Look through the entries for the line containing "At a proposed site for a cooling". Then output that line and every line after it, exactly, to the end.
^^^^^^^^^^^^^^^^
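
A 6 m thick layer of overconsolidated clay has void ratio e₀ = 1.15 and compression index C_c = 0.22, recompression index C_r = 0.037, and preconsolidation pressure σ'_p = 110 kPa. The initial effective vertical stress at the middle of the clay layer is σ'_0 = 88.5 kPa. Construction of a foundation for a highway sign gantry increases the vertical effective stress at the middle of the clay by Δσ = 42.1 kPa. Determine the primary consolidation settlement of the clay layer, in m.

S_c ≈ 0.0555 m

Final effective stress: σ'_f = 88.5 + 42.1 = 130.6 kPa.
σ'_f = 130.6 > σ'_p = 110 kPa, so the stress path crosses the preconsolidation pressure — recompression up to σ'_p, then virgin compression beyond:
S_c = H/(1+e₀)·[C_r·log₁₀(σ'_p/σ'_0) + C_c·log₁₀(σ'_f/σ'_p)]
    = 6/2.15 × [0.037×log₁₀(110/88.5) + 0.22×log₁₀(130.6/110)]
    = 2.7907 × [0.0034946 + 0.016401] = 0.05552 m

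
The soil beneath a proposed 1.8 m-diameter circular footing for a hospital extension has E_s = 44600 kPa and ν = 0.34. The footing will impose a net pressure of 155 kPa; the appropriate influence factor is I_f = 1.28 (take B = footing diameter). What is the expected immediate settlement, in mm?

Immediate (elastic) settlement: S_e = q·B·(1−ν²)/E_s · I_f.
S_e = 155 × 1.8 × (1 − 0.34²) / 44600 × 1.28
    = 155 × 1.8 × 0.8844 / 44600 × 1.28
    = 0.007082 m = 7.082 mm

S_e ≈ 7.08 mm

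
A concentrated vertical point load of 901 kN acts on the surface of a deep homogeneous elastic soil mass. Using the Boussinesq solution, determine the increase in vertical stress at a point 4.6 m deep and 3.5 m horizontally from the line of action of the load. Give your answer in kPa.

Boussinesq vertical stress below a point load on an elastic half-space:
Δσ_z = 3P/(2πz²) · [1 + (r/z)²]^(−5/2)
r/z = 3.5/4.6 = 0.76087; [1+(r/z)²]^(−5/2) = 0.31923.
Δσ_z = 3×901/(2π×4.6²) × 0.31923 = 20.331 × 0.31923 = 6.49 kPa

Δσ_z ≈ 6.49 kPa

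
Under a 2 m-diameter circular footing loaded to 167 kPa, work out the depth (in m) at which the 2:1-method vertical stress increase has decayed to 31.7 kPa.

2:1 spreading — at depth z the loaded area has grown by z in each plan dimension:
qD²/(D+z)² = Δσ_z ⇒ z = D(√(q/Δσ_z) − 1) = 2×(√(167/31.7) − 1) = 2.59 m

z ≈ 2.59 m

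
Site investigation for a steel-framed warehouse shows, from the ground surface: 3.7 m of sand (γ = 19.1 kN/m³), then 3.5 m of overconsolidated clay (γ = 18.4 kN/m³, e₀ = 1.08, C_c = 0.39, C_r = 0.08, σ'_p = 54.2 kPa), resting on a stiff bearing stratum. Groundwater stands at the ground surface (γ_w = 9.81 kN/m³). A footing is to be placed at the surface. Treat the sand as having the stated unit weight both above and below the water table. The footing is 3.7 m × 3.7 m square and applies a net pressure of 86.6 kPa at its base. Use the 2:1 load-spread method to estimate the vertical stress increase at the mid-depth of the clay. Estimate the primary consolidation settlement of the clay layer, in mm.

S_c ≈ 50.8 mm

Mid-depth of clay below the ground surface: z = 3.7 + 3.5/2 = 5.45 m.
Total vertical stress at mid-clay: σ_v = 19.1×3.7 + 18.4×1.75 = 102.87 kPa.
Pore pressure: u = 9.81×(5.45 − 0) = 53.465 kPa.
Initial effective stress: σ'_0 = σ_v − u = 102.87 − 53.465 = 49.405 kPa.
Stress increase at mid-clay by the 2:1 spreading method:
Δσ = qBL/((B+z)(L+z)) = 86.6×3.7×3.7/((3.7+5.45)(3.7+5.45)) = 14.161 kPa
Final effective stress: σ'_f = 49.405 + 14.161 = 63.566 kPa.
σ'_f = 63.566 > σ'_p = 54.2 kPa, so the stress path crosses the preconsolidation pressure — recompression up to σ'_p, then virgin compression beyond:
S_c = H/(1+e₀)·[C_r·log₁₀(σ'_p/σ'_0) + C_c·log₁₀(σ'_f/σ'_p)]
    = 3.5/2.08 × [0.08×log₁₀(54.2/49.405) + 0.39×log₁₀(63.566/54.2)]
    = 1.6827 × [0.0032183 + 0.026998] = 0.05084 m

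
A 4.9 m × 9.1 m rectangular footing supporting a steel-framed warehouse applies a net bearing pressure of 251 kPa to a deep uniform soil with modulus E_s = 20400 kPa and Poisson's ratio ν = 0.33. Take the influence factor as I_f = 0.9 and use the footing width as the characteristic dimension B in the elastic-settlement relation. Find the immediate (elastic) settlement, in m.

Immediate (elastic) settlement: S_e = q·B·(1−ν²)/E_s · I_f.
S_e = 251 × 4.9 × (1 − 0.33²) / 20400 × 0.9
    = 251 × 4.9 × 0.8911 / 20400 × 0.9
    = 0.04835 m

S_e ≈ 0.0484 m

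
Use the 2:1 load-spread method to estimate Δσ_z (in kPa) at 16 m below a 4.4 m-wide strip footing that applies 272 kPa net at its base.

By the 2:1 method the load spreads at 1 horizontal : 2 vertical, so at depth z the loaded area has grown by z in each plan dimension:
Δσ = qB/(B+z) = 272×4.4/(4.4+16) = 58.667 kPa

Δσ_z ≈ 58.7 kPa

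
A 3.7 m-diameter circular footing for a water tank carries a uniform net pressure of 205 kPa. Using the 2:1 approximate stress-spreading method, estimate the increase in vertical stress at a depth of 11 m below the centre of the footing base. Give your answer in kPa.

By the 2:1 method the load spreads at 1 horizontal : 2 vertical, so at depth z the loaded area has grown by z in each plan dimension:
Δσ ≈ qD²/(D+z)² = 205×3.7²/(3.7+11)² = 12.987 kPa

Δσ_z ≈ 13 kPa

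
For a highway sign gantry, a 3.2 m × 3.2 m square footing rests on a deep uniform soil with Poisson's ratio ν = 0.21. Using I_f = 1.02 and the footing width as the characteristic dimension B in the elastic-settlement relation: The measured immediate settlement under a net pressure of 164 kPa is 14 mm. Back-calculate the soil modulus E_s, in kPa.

E_s ≈ 36500 kPa

S_e = q·B·(1−ν²)/E_s · I_f  ⇒  E_s = q·B·(1−ν²)·I_f / S_e.
E_s = 164 × 3.2 × 0.9559 × 1.02 / 0.014 = 36550 kPa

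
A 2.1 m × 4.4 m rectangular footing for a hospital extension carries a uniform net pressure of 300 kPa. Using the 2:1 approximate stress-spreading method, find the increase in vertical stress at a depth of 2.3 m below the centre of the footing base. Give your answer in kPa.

Δσ_z ≈ 94 kPa

By the 2:1 method the load spreads at 1 horizontal : 2 vertical, so at depth z the loaded area has grown by z in each plan dimension:
Δσ = qBL/((B+z)(L+z)) = 300×2.1×4.4/((2.1+2.3)(4.4+2.3)) = 94.03 kPa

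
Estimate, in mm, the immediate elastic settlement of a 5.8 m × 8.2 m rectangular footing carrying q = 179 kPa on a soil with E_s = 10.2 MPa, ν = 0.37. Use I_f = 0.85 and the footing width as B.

Immediate (elastic) settlement: S_e = q·B·(1−ν²)/E_s · I_f.
E_s = 10.2 MPa = 10200 kPa.
S_e = 179 × 5.8 × (1 − 0.37²) / 10200 × 0.85
    = 179 × 5.8 × 0.8631 / 10200 × 0.85
    = 0.07467 m = 74.67 mm

S_e ≈ 74.7 mm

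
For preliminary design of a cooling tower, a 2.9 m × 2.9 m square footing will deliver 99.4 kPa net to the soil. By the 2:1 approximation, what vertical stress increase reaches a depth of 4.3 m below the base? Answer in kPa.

By the 2:1 method the load spreads at 1 horizontal : 2 vertical, so at depth z the loaded area has grown by z in each plan dimension:
Δσ = qBL/((B+z)(L+z)) = 99.4×2.9×2.9/((2.9+4.3)(2.9+4.3)) = 16.126 kPa

Δσ_z ≈ 16.1 kPa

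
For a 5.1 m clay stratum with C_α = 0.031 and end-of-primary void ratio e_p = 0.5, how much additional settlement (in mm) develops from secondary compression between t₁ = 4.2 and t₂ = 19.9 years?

Secondary compression: S_s = C_α·H/(1+e_p)·log₁₀(t₂/t₁)
S_s = 0.031×5.1/(1+0.5)×log₁₀(19.9/4.2)
    = 0.1054 × 0.6756 = 0.07121 m

S_s ≈ 71.2 mm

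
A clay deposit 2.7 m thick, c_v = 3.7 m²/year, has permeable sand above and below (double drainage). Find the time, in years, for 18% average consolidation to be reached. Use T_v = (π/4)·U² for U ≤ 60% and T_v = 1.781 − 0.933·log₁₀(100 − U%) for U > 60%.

Drainage path length: H_d = H/2 = 1.35 m (double drainage).
U ≤ 60%: T_v = (π/4)·U² = (π/4)×0.18² = 0.025447.
t = T_v·H_d²/c_v = 0.025447×1.35²/3.7 = 0.01253 years.

t ≈ 0.0125 years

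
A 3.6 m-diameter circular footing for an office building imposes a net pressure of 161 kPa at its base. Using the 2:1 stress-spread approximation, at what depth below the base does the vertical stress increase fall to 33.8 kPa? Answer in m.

z ≈ 4.26 m

2:1 spreading — at depth z the loaded area has grown by z in each plan dimension:
qD²/(D+z)² = Δσ_z ⇒ z = D(√(q/Δσ_z) − 1) = 3.6×(√(161/33.8) − 1) = 4.257 m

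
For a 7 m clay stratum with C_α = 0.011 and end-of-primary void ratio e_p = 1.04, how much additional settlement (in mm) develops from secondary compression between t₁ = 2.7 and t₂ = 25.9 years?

Secondary compression: S_s = C_α·H/(1+e_p)·log₁₀(t₂/t₁)
S_s = 0.011×7/(1+1.04)×log₁₀(25.9/2.7)
    = 0.03775 × 0.9819 = 0.03706 m

S_s ≈ 37.1 mm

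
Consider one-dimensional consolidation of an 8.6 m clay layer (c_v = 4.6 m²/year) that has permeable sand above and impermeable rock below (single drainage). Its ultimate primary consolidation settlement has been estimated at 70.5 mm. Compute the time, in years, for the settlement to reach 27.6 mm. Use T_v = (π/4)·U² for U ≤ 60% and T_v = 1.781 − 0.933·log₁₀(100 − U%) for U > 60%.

Drainage path length: H_d = H = 8.6 m (single drainage).
U = S(t)/S_ult = 27.6/70.5 = 0.3915.
U ≤ 60%: T_v = (π/4)·U² = (π/4)×0.39149² = 0.12037.
t = T_v·H_d²/c_v = 0.12037×8.6²/4.6 = 1.935 years.

t ≈ 1.94 years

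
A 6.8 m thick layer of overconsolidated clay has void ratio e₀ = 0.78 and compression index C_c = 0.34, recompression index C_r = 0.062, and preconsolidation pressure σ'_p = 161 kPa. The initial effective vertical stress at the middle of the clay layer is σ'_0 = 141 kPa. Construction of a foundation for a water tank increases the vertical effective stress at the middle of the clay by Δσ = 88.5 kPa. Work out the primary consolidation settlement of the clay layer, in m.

S_c ≈ 0.214 m

Final effective stress: σ'_f = 141 + 88.5 = 229.5 kPa.
σ'_f = 229.5 > σ'_p = 161 kPa, so the stress path crosses the preconsolidation pressure — recompression up to σ'_p, then virgin compression beyond:
S_c = H/(1+e₀)·[C_r·log₁₀(σ'_p/σ'_0) + C_c·log₁₀(σ'_f/σ'_p)]
    = 6.8/1.78 × [0.062×log₁₀(161/141) + 0.34×log₁₀(229.5/161)]
    = 3.8202 × [0.0035716 + 0.052345] = 0.2136 m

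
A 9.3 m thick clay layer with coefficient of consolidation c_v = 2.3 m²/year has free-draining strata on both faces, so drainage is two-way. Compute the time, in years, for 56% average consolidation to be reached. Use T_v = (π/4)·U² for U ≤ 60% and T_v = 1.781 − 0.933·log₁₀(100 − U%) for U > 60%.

Drainage path length: H_d = H/2 = 4.65 m (double drainage).
U ≤ 60%: T_v = (π/4)·U² = (π/4)×0.56² = 0.2463.
t = T_v·H_d²/c_v = 0.2463×4.65²/2.3 = 2.315 years.

t ≈ 2.32 years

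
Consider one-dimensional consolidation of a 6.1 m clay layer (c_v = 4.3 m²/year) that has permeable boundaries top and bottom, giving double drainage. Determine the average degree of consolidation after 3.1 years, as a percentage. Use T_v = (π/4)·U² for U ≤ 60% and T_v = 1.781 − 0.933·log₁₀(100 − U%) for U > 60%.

U ≈ 97.6 %

Drainage path length: H_d = H/2 = 3.05 m (double drainage).
T_v = c_v·t/H_d² = 4.3×3.1/3.05² = 1.4329.
T_v = 1.4329 corresponds to the U > 60% branch:
U = 1 − 10^((1.781 − T_v)/0.933)/100 = 0.9764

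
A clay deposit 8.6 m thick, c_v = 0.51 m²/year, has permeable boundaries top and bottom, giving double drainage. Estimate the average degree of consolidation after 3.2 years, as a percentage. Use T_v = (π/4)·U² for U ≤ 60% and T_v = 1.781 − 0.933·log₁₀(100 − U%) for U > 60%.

Drainage path length: H_d = H/2 = 4.3 m (double drainage).
T_v = c_v·t/H_d² = 0.51×3.2/4.3² = 0.088264.
T_v = 0.088264 corresponds to the U ≤ 60% branch:
U = √(4T_v/π) = 0.3352

U ≈ 33.5 %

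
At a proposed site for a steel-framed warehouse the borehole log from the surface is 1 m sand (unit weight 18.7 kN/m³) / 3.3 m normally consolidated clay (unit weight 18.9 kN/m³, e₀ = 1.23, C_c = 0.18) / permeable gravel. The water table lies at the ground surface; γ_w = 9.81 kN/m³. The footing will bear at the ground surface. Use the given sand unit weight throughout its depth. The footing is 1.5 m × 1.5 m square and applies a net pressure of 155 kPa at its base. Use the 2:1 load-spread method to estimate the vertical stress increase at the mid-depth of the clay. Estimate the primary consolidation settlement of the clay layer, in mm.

S_c ≈ 71 mm

Mid-depth of clay below the ground surface: z = 1 + 3.3/2 = 2.65 m.
Total vertical stress at mid-clay: σ_v = 18.7×1 + 18.9×1.65 = 49.885 kPa.
Pore pressure: u = 9.81×(2.65 − 0) = 25.997 kPa.
Initial effective stress: σ'_0 = σ_v − u = 49.885 − 25.997 = 23.888 kPa.
Stress increase at mid-clay by the 2:1 spreading method:
Δσ = qBL/((B+z)(L+z)) = 155×1.5×1.5/((1.5+2.65)(1.5+2.65)) = 20.25 kPa
Final effective stress: σ'_f = σ'_0 + Δσ = 23.888 + 20.25 = 44.138 kPa.
Normally consolidated clay, so the full stress increment lies on the virgin compression line:
S_c = C_c·H/(1+e₀)·log₁₀(σ'_f/σ'_0) = 0.18×3.3/(1+1.23)×log₁₀(44.138/23.888)
    = 0.26637 × 0.26663 = 0.07102 m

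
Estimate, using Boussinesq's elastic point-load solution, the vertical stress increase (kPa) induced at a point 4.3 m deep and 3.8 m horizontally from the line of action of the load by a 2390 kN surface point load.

Δσ_z ≈ 14.6 kPa

Boussinesq vertical stress below a point load on an elastic half-space:
Δσ_z = 3P/(2πz²) · [1 + (r/z)²]^(−5/2)
r/z = 3.8/4.3 = 0.88372; [1+(r/z)²]^(−5/2) = 0.23625.
Δσ_z = 3×2390/(2π×4.3²) × 0.23625 = 61.717 × 0.23625 = 14.58 kPa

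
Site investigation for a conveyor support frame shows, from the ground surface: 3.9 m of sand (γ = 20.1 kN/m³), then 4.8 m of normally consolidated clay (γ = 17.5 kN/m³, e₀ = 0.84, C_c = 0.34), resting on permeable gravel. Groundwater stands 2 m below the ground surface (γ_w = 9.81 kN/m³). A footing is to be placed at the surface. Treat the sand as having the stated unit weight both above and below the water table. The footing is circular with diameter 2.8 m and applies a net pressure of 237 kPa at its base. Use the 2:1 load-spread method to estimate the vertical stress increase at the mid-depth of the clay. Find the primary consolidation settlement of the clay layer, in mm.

Mid-depth of clay below the ground surface: z = 3.9 + 4.8/2 = 6.3 m.
Total vertical stress at mid-clay: σ_v = 20.1×3.9 + 17.5×2.4 = 120.39 kPa.
Pore pressure: u = 9.81×(6.3 − 2) = 42.183 kPa.
Initial effective stress: σ'_0 = σ_v − u = 120.39 − 42.183 = 78.207 kPa.
Stress increase at mid-clay by the 2:1 spreading method:
Δσ ≈ qD²/(D+z)² = 237×2.8²/(2.8+6.3)² = 22.438 kPa
Final effective stress: σ'_f = σ'_0 + Δσ = 78.207 + 22.438 = 100.64 kPa.
Normally consolidated clay, so the full stress increment lies on the virgin compression line:
S_c = C_c·H/(1+e₀)·log₁₀(σ'_f/σ'_0) = 0.34×4.8/(1+0.84)×log₁₀(100.64/78.207)
    = 0.88696 × 0.10953 = 0.09715 m

S_c ≈ 97.1 mm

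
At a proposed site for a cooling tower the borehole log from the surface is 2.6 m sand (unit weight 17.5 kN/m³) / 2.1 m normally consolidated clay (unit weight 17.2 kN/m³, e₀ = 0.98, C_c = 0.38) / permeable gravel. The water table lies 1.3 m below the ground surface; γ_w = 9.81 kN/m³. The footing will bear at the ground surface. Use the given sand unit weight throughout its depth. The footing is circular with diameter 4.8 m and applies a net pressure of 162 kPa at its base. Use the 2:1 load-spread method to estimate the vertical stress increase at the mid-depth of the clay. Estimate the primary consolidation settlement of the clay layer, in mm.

S_c ≈ 145 mm

Mid-depth of clay below the ground surface: z = 2.6 + 2.1/2 = 3.65 m.
Total vertical stress at mid-clay: σ_v = 17.5×2.6 + 17.2×1.05 = 63.56 kPa.
Pore pressure: u = 9.81×(3.65 − 1.3) = 23.054 kPa.
Initial effective stress: σ'_0 = σ_v − u = 63.56 − 23.054 = 40.506 kPa.
Stress increase at mid-clay by the 2:1 spreading method:
Δσ ≈ qD²/(D+z)² = 162×4.8²/(4.8+3.65)² = 52.274 kPa
Final effective stress: σ'_f = σ'_0 + Δσ = 40.506 + 52.274 = 92.78 kPa.
Normally consolidated clay, so the full stress increment lies on the virgin compression line:
S_c = C_c·H/(1+e₀)·log₁₀(σ'_f/σ'_0) = 0.38×2.1/(1+0.98)×log₁₀(92.78/40.506)
    = 0.40303 × 0.35994 = 0.1451 m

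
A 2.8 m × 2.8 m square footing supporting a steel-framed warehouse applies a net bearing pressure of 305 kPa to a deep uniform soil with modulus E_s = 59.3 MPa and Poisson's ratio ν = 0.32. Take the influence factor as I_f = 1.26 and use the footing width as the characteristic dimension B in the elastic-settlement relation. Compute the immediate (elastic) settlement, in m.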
^^^^^^^^^^^^^^^^
• _Response area_
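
At a proposed site for a cooling tower the borehole log from the surface is 2.6 m sand (unit weight 17.5 kN/m³) / 2.1 m normally consolidated clay (unit weight 17.2 kN/m³, e₀ = 0.98, C_c = 0.38) / permeable gravel. The water table lies 1.3 m below the ground surface; γ_w = 9.81 kN/m³. The footing will bear at the ground surface. Use the given sand unit weight throughout its depth. The footing is circular with diameter 4.8 m and applies a net pressure of 162 kPa at its base. Use the 2:1 load-spread method to estimate the vertical stress increase at the mid-depth of the clay. Estimate the primary consolidation settlement of the clay layer, in mm.

S_c ≈ 145 mm

Mid-depth of clay below the ground surface: z = 2.6 + 2.1/2 = 3.65 m.
Total vertical stress at mid-clay: σ_v = 17.5×2.6 + 17.2×1.05 = 63.56 kPa.
Pore pressure: u = 9.81×(3.65 − 1.3) = 23.054 kPa.
Initial effective stress: σ'_0 = σ_v − u = 63.56 − 23.054 = 40.506 kPa.
Stress increase at mid-clay by the 2:1 spreading method:
Δσ ≈ qD²/(D+z)² = 162×4.8²/(4.8+3.65)² = 52.274 kPa
Final effective stress: σ'_f = σ'_0 + Δσ = 40.506 + 52.274 = 92.78 kPa.
Normally consolidated clay, so the full stress increment lies on the virgin compression line:
S_c = C_c·H/(1+e₀)·log₁₀(σ'_f/σ'_0) = 0.38×2.1/(1+0.98)×log₁₀(92.78/40.506)
    = 0.40303 × 0.35994 = 0.1451 m

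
A 2.8 m × 2.8 m square footing supporting a steel-framed warehouse applies a net bearing pressure of 305 kPa to a deep uniform soil with modulus E_s = 59.3 MPa and Poisson's ratio ν = 0.32. Take the influence factor as I_f = 1.26 and use the footing width as the characteristic dimension B in the elastic-settlement relation. Compute the immediate (elastic) settlement, in m.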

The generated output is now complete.